● ACTIVITY
Here are some entries. Repeat all of them exactly.

┌─ INFORMATION PROVIDED

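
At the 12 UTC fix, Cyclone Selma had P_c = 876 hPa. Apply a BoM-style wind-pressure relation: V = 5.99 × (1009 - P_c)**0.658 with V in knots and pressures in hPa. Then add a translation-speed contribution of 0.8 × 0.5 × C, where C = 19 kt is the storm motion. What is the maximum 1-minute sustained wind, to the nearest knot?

ΔP = 1009 − 876 = 133 hPa.
133^0.658 ≈ 24.974.
V ≈ 5.99 × 24.974 ≈ 149.6 kt.
Translation term: 0.8 × 0.5 × 19 = 7.6 kt.
Corrected V ≈ 157.2 kt → 157 kt.

157 kt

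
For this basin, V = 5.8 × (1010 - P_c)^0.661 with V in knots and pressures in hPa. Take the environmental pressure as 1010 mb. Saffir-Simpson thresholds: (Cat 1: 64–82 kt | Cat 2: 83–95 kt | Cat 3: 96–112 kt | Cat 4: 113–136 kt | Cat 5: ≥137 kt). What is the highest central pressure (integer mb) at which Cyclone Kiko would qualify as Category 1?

972 mb

Category 1 begins at V = 64 kt.
Required ΔP = (64/5.8)^(1/0.661) = 11.034^1.513 ≈ 37.80 mb.
P_c ≤ 1010 − 37.80 = 972.20, so the highest integer P_c is 972 mb.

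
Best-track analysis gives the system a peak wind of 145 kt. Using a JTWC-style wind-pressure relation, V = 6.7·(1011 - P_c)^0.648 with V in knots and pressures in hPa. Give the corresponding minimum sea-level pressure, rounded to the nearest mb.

896 mb

ΔP = (V / 6.7)^(1/0.648) = (145/6.7)^1.543.
145/6.7 = 21.642; 21.642^1.543 ≈ 114.98 mb.
P_c = 1011 − 114.98 = 896.02 ≈ 896 mb.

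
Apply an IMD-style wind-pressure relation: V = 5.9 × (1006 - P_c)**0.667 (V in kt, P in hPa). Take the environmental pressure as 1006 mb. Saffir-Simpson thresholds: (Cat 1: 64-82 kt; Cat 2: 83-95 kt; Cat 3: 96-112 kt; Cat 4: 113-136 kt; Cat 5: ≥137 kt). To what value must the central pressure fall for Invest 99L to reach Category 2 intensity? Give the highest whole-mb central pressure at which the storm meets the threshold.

953 mb

Category 2 begins at V = 83 kt.
Required ΔP = (83/5.9)^(1/0.667) = 14.068^1.499 ≈ 52.66 mb.
P_c ≤ 1006 − 52.66 = 953.34, so the highest integer P_c is 953 mb.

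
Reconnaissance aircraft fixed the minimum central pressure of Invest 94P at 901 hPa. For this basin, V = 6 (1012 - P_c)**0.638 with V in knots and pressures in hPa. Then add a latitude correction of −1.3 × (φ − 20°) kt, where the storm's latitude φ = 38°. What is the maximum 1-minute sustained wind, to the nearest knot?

98 kt

ΔP = 1012 − 901 = 111 hPa.
111^0.638 ≈ 20.180.
V ≈ 6 × 20.180 ≈ 121.1 kt.
Latitude correction: −1.3 × (38 − 20) = -23.4 kt.
Corrected V ≈ 97.7 kt → 98 kt.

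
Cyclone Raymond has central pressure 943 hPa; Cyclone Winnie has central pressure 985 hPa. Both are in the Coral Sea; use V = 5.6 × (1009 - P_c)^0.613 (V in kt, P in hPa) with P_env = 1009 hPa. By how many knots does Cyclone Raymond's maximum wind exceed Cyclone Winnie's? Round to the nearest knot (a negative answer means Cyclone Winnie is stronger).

Cyclone Raymond: ΔP = 66; V ≈ 5.6 × 66^0.613 ≈ 73.04 kt.
Cyclone Winnie: ΔP = 24; V ≈ 5.6 × 24^0.613 ≈ 39.29 kt.
Difference ≈ 73.04 − 39.29 = 33.75 → 34 kt.

34 kt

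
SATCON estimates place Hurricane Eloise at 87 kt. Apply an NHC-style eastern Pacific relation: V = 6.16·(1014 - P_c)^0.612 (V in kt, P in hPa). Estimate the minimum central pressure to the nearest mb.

938 mb

ΔP = (V / 6.16)^(1/0.612) = (87/6.16)^1.634.
87/6.16 = 14.123; 14.123^1.634 ≈ 75.68 mb.
P_c = 1014 − 75.68 = 938.32 ≈ 938 mb.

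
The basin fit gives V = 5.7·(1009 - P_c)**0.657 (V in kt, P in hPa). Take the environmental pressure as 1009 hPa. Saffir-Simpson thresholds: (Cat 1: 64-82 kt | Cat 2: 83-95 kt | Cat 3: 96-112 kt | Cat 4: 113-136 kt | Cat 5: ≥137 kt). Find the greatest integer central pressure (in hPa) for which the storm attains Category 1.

969 hPa

Category 1 begins at V = 64 kt.
Required ΔP = (64/5.7)^(1/0.657) = 11.228^1.522 ≈ 39.69 hPa.
P_c ≤ 1009 − 39.69 = 969.31, so the highest integer P_c is 969 hPa.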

└─

● COMPLETED TASK
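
At the 12 UTC fix, Cyclone Selma had P_c = 876 hPa. Apply a BoM-style wind-pressure relation: V = 5.99 × (1009 - P_c)**0.658 with V in knots and pressures in hPa. Then add a translation-speed contribution of 0.8 × 0.5 × C, where C = 19 kt is the storm motion. What is the maximum 1-minute sustained wind, to the nearest knot?

ΔP = 1009 − 876 = 133 hPa.
133^0.658 ≈ 24.974.
V ≈ 5.99 × 24.974 ≈ 149.6 kt.
Translation term: 0.8 × 0.5 × 19 = 7.6 kt.
Corrected V ≈ 157.2 kt → 157 kt.

157 kt

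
For this basin, V = 5.8 × (1010 - P_c)^0.661 with V in knots and pressures in hPa. Take the environmental pressure as 1010 mb. Saffir-Simpson thresholds: (Cat 1: 64–82 kt | Cat 2: 83–95 kt | Cat 3: 96–112 kt | Cat 4: 113–136 kt | Cat 5: ≥137 kt). What is the highest central pressure (integer mb) at which Cyclone Kiko would qualify as Category 1?

972 mb

Category 1 begins at V = 64 kt.
Required ΔP = (64/5.8)^(1/0.661) = 11.034^1.513 ≈ 37.80 mb.
P_c ≤ 1010 − 37.80 = 972.20, so the highest integer P_c is 972 mb.

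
Best-track analysis gives the system a peak wind of 145 kt. Using a JTWC-style wind-pressure relation, V = 6.7·(1011 - P_c)^0.648 with V in knots and pressures in hPa. Give the corresponding minimum sea-level pressure, rounded to the nearest mb.

896 mb

ΔP = (V / 6.7)^(1/0.648) = (145/6.7)^1.543.
145/6.7 = 21.642; 21.642^1.543 ≈ 114.98 mb.
P_c = 1011 − 114.98 = 896.02 ≈ 896 mb.

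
Apply an IMD-style wind-pressure relation: V = 5.9 × (1006 - P_c)**0.667 (V in kt, P in hPa). Take the environmental pressure as 1006 mb. Saffir-Simpson thresholds: (Cat 1: 64-82 kt; Cat 2: 83-95 kt; Cat 3: 96-112 kt; Cat 4: 113-136 kt; Cat 5: ≥137 kt). To what value must the central pressure fall for Invest 99L to reach Category 2 intensity? Give the highest whole-mb central pressure at which the storm meets the threshold.

953 mb

Category 2 begins at V = 83 kt.
Required ΔP = (83/5.9)^(1/0.667) = 14.068^1.499 ≈ 52.66 mb.
P_c ≤ 1006 − 52.66 = 953.34, so the highest integer P_c is 953 mb.

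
Reconnaissance aircraft fixed the minimum central pressure of Invest 94P at 901 hPa. For this basin, V = 6 (1012 - P_c)**0.638 with V in knots and pressures in hPa. Then add a latitude correction of −1.3 × (φ − 20°) kt, where the storm's latitude φ = 38°. What is the maximum 1-minute sustained wind, to the nearest knot?

98 kt

ΔP = 1012 − 901 = 111 hPa.
111^0.638 ≈ 20.180.
V ≈ 6 × 20.180 ≈ 121.1 kt.
Latitude correction: −1.3 × (38 − 20) = -23.4 kt.
Corrected V ≈ 97.7 kt → 98 kt.

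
Cyclone Raymond has central pressure 943 hPa; Cyclone Winnie has central pressure 985 hPa. Both are in the Coral Sea; use V = 5.6 × (1009 - P_c)^0.613 (V in kt, P in hPa) with P_env = 1009 hPa. By how many knots does Cyclone Raymond's maximum wind exceed Cyclone Winnie's? Round to the nearest knot (a negative answer means Cyclone Winnie is stronger).

Cyclone Raymond: ΔP = 66; V ≈ 5.6 × 66^0.613 ≈ 73.04 kt.
Cyclone Winnie: ΔP = 24; V ≈ 5.6 × 24^0.613 ≈ 39.29 kt.
Difference ≈ 73.04 − 39.29 = 33.75 → 34 kt.

34 kt

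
SATCON estimates place Hurricane Eloise at 87 kt. Apply an NHC-style eastern Pacific relation: V = 6.16·(1014 - P_c)^0.612 (V in kt, P in hPa). Estimate the minimum central pressure to the nearest mb.

938 mb

ΔP = (V / 6.16)^(1/0.612) = (87/6.16)^1.634.
87/6.16 = 14.123; 14.123^1.634 ≈ 75.68 mb.
P_c = 1014 − 75.68 = 938.32 ≈ 938 mb.

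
The basin fit gives V = 5.7·(1009 - P_c)**0.657 (V in kt, P in hPa). Take the environmental pressure as 1009 hPa. Saffir-Simpson thresholds: (Cat 1: 64-82 kt | Cat 2: 83-95 kt | Cat 3: 96-112 kt | Cat 4: 113-136 kt | Cat 5: ≥137 kt). Find the greatest integer central pressure (in hPa) for which the storm attains Category 1.

969 hPa

Category 1 begins at V = 64 kt.
Required ΔP = (64/5.7)^(1/0.657) = 11.228^1.522 ≈ 39.69 hPa.
P_c ≤ 1009 − 39.69 = 969.31, so the highest integer P_c is 969 hPa.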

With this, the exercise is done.